- _WHAT YOU WILL DO_:
Repeat the whole listing exactly, leaving nothing out.

- _SUPPLIED MATERIAL_:

"""

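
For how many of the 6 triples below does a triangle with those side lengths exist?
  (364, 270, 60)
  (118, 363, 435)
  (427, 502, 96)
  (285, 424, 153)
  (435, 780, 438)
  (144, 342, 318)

(60,270,364): 60+270 ≤ 364 → not valid
(118,363,435): 118+363 > 435 → valid
(96,427,502): 96+427 > 502 → valid
(153,285,424): 153+285 > 424 → valid
(435,438,780): 435+438 > 780 → valid
(144,318,342): 144+318 > 342 → valid
5 of the 6 triples form a triangle.

5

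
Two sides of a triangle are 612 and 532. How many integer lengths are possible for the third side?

The third side lies in the open interval (80, 1144).
Integers from 81 to 1143 inclusive: 1143 − 81 + 1 = 1063.

1063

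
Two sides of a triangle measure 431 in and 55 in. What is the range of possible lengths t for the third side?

By the triangle inequality, t must be less than 431 + 55 = 486 and greater than |431 − 55| = 376.

376 < t < 486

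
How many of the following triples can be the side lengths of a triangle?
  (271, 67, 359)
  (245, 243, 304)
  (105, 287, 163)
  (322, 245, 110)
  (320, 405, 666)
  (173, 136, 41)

(67,271,359): 67+271 ≤ 359 → not valid
(243,245,304): 243+245 > 304 → valid
(105,163,287): 105+163 ≤ 287 → not valid
(110,245,322): 110+245 > 322 → valid
(320,405,666): 320+405 > 666 → valid
(41,136,173): 41+136 > 173 → valid
4 of the 6 triples form a triangle.

4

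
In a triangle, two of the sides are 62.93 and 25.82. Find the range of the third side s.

By the triangle inequality, s must be less than 62.93 + 25.82 = 88.75 and greater than |62.93 − 25.82| = 37.11.

37.11 < s < 88.75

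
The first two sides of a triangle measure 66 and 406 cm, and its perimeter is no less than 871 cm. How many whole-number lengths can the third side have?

73

Triangle inequality: 340 < x < 472. Perimeter ≥ 871 gives x ≥ 871 − 66 − 406 = 399.
So 399 ≤ x < 472; integers 399 through 471: 73 values.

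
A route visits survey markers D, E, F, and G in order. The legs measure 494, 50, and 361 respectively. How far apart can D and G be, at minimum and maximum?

The maximum is all hops collinear in one direction: 494 + 50 + 361 = 905.
The longest hop is 494; the others sum to 411. Folding the others back against it leaves at least 494 − 411 = 83.

83 ≤ DG ≤ 905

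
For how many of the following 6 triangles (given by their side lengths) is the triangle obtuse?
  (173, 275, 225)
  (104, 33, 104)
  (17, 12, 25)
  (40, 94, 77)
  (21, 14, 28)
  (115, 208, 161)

(173,275,225): 173²+225² = 80554 > 75625 = 275² → acute
(104,33,104): 33²+104² = 11905 > 10816 = 104² → acute
(17,12,25): 12²+17² = 433 < 625 = 25² → obtuse
(40,94,77): 40²+77² = 7529 < 8836 = 94² → obtuse
(21,14,28): 14²+21² = 637 < 784 = 28² → obtuse
(115,208,161): 115²+161² = 39146 < 43264 = 208² → obtuse
4 of the 6 are obtuse.

4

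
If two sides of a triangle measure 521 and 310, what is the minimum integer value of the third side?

212

The third side must be strictly greater than |521 − 310| = 211.
The smallest integer above 211 is 212.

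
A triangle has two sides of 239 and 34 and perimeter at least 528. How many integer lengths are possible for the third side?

Triangle inequality: 205 < x < 273. Perimeter ≥ 528 gives x ≥ 528 − 239 − 34 = 255.
So 255 ≤ x < 273; integers 255 through 272: 18 values.

18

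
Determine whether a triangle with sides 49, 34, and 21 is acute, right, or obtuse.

Compare the square of the longest side to the sum of squares of the other two: 21² + 34² = 1597 < 2401 = 49².

obtuse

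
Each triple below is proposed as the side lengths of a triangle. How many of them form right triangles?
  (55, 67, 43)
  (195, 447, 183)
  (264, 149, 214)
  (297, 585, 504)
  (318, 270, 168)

(55,67,43): 43²+55² = 4874 > 4489 = 67² → acute
(195,447,183): 183+195 ≤ 447, not a triangle
(264,149,214): 149²+214² = 67997 < 69696 = 264² → obtuse
(297,585,504): 297²+504² = 342225 = 585² → right
(318,270,168): 168²+270² = 101124 = 318² → right
2 of the 5 are right.

2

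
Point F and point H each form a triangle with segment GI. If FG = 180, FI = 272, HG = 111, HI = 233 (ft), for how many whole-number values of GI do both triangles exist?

From triangle FGI: 92 < GI < 452.
From triangle HGI: 122 < GI < 344.
Intersection: 122 < GI < 344, so integers 123 through 343: 221 values.

221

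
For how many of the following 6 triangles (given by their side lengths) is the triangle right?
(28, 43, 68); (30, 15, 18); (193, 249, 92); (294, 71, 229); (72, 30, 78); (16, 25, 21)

1

(28,43,68): 28²+43² = 2633 < 4624 = 68² → obtuse
(30,15,18): 15²+18² = 549 < 900 = 30² → obtuse
(193,249,92): 92²+193² = 45713 < 62001 = 249² → obtuse
(294,71,229): 71²+229² = 57482 < 86436 = 294² → obtuse
(72,30,78): 30²+72² = 6084 = 78² → right
(16,25,21): 16²+21² = 697 > 625 = 25² → acute
1 of the 6 is right.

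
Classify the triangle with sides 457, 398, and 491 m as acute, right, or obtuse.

Compare the square of the longest side to the sum of squares of the other two: 398² + 457² = 367253 > 241081 = 491².

acute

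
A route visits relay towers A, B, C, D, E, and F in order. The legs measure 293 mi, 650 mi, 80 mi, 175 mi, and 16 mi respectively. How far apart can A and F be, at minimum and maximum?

The maximum is all hops collinear in one direction: 293 + 650 + 80 + 175 + 16 = 1214.
The longest hop is 650; the others sum to 564. Folding the others back against it leaves at least 650 − 564 = 86.

86 ≤ AF ≤ 1214 mi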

"""

- _SOLUTION_:
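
For how many of the 6 triples below does a triangle with those side lengths exist?
  (364, 270, 60)
  (118, 363, 435)
  (427, 502, 96)
  (285, 424, 153)
  (435, 780, 438)
  (144, 342, 318)

(60,270,364): 60+270 ≤ 364 → not valid
(118,363,435): 118+363 > 435 → valid
(96,427,502): 96+427 > 502 → valid
(153,285,424): 153+285 > 424 → valid
(435,438,780): 435+438 > 780 → valid
(144,318,342): 144+318 > 342 → valid
5 of the 6 triples form a triangle.

5

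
Two sides of a triangle are 612 and 532. How many integer lengths are possible for the third side?

The third side lies in the open interval (80, 1144).
Integers from 81 to 1143 inclusive: 1143 − 81 + 1 = 1063.

1063

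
Two sides of a triangle measure 431 in and 55 in. What is the range of possible lengths t for the third side?

By the triangle inequality, t must be less than 431 + 55 = 486 and greater than |431 − 55| = 376.

376 < t < 486

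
How many of the following triples can be the side lengths of a triangle?
  (271, 67, 359)
  (245, 243, 304)
  (105, 287, 163)
  (322, 245, 110)
  (320, 405, 666)
  (173, 136, 41)

(67,271,359): 67+271 ≤ 359 → not valid
(243,245,304): 243+245 > 304 → valid
(105,163,287): 105+163 ≤ 287 → not valid
(110,245,322): 110+245 > 322 → valid
(320,405,666): 320+405 > 666 → valid
(41,136,173): 41+136 > 173 → valid
4 of the 6 triples form a triangle.

4

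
In a triangle, two of the sides are 62.93 and 25.82. Find the range of the third side s.

By the triangle inequality, s must be less than 62.93 + 25.82 = 88.75 and greater than |62.93 − 25.82| = 37.11.

37.11 < s < 88.75

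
The first two sides of a triangle measure 66 and 406 cm, and its perimeter is no less than 871 cm. How many whole-number lengths can the third side have?

73

Triangle inequality: 340 < x < 472. Perimeter ≥ 871 gives x ≥ 871 − 66 − 406 = 399.
So 399 ≤ x < 472; integers 399 through 471: 73 values.

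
A route visits survey markers D, E, F, and G in order. The legs measure 494, 50, and 361 respectively. How far apart can D and G be, at minimum and maximum?

The maximum is all hops collinear in one direction: 494 + 50 + 361 = 905.
The longest hop is 494; the others sum to 411. Folding the others back against it leaves at least 494 − 411 = 83.

83 ≤ DG ≤ 905

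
For how many of the following 6 triangles (given by their side lengths) is the triangle obtuse?
  (173, 275, 225)
  (104, 33, 104)
  (17, 12, 25)
  (40, 94, 77)
  (21, 14, 28)
  (115, 208, 161)

(173,275,225): 173²+225² = 80554 > 75625 = 275² → acute
(104,33,104): 33²+104² = 11905 > 10816 = 104² → acute
(17,12,25): 12²+17² = 433 < 625 = 25² → obtuse
(40,94,77): 40²+77² = 7529 < 8836 = 94² → obtuse
(21,14,28): 14²+21² = 637 < 784 = 28² → obtuse
(115,208,161): 115²+161² = 39146 < 43264 = 208² → obtuse
4 of the 6 are obtuse.

4

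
If two sides of a triangle measure 521 and 310, what is the minimum integer value of the third side?

212

The third side must be strictly greater than |521 − 310| = 211.
The smallest integer above 211 is 212.

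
A triangle has two sides of 239 and 34 and perimeter at least 528. How many integer lengths are possible for the third side?

Triangle inequality: 205 < x < 273. Perimeter ≥ 528 gives x ≥ 528 − 239 − 34 = 255.
So 255 ≤ x < 273; integers 255 through 272: 18 values.

18

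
Determine whether a triangle with sides 49, 34, and 21 is acute, right, or obtuse.

Compare the square of the longest side to the sum of squares of the other two: 21² + 34² = 1597 < 2401 = 49².

obtuse

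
Each triple below is proposed as the side lengths of a triangle. How many of them form right triangles?
  (55, 67, 43)
  (195, 447, 183)
  (264, 149, 214)
  (297, 585, 504)
  (318, 270, 168)

(55,67,43): 43²+55² = 4874 > 4489 = 67² → acute
(195,447,183): 183+195 ≤ 447, not a triangle
(264,149,214): 149²+214² = 67997 < 69696 = 264² → obtuse
(297,585,504): 297²+504² = 342225 = 585² → right
(318,270,168): 168²+270² = 101124 = 318² → right
2 of the 5 are right.

2

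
Point F and point H each form a triangle with segment GI. If FG = 180, FI = 272, HG = 111, HI = 233 (ft), for how many whole-number values of GI do both triangles exist?

From triangle FGI: 92 < GI < 452.
From triangle HGI: 122 < GI < 344.
Intersection: 122 < GI < 344, so integers 123 through 343: 221 values.

221

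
For how many of the following 6 triangles (given by their side lengths) is the triangle right?
(28, 43, 68); (30, 15, 18); (193, 249, 92); (294, 71, 229); (72, 30, 78); (16, 25, 21)

1

(28,43,68): 28²+43² = 2633 < 4624 = 68² → obtuse
(30,15,18): 15²+18² = 549 < 900 = 30² → obtuse
(193,249,92): 92²+193² = 45713 < 62001 = 249² → obtuse
(294,71,229): 71²+229² = 57482 < 86436 = 294² → obtuse
(72,30,78): 30²+72² = 6084 = 78² → right
(16,25,21): 16²+21² = 697 > 625 = 25² → acute
1 of the 6 is right.

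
Classify the triangle with sides 457, 398, and 491 m as acute, right, or obtuse.

Compare the square of the longest side to the sum of squares of the other two: 398² + 457² = 367253 > 241081 = 491².

acute

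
A route visits relay towers A, B, C, D, E, and F in order. The legs measure 293 mi, 650 mi, 80 mi, 175 mi, and 16 mi respectively. How far apart can A and F be, at minimum and maximum?

The maximum is all hops collinear in one direction: 293 + 650 + 80 + 175 + 16 = 1214.
The longest hop is 650; the others sum to 564. Folding the others back against it leaves at least 650 − 564 = 86.

86 ≤ AF ≤ 1214 mi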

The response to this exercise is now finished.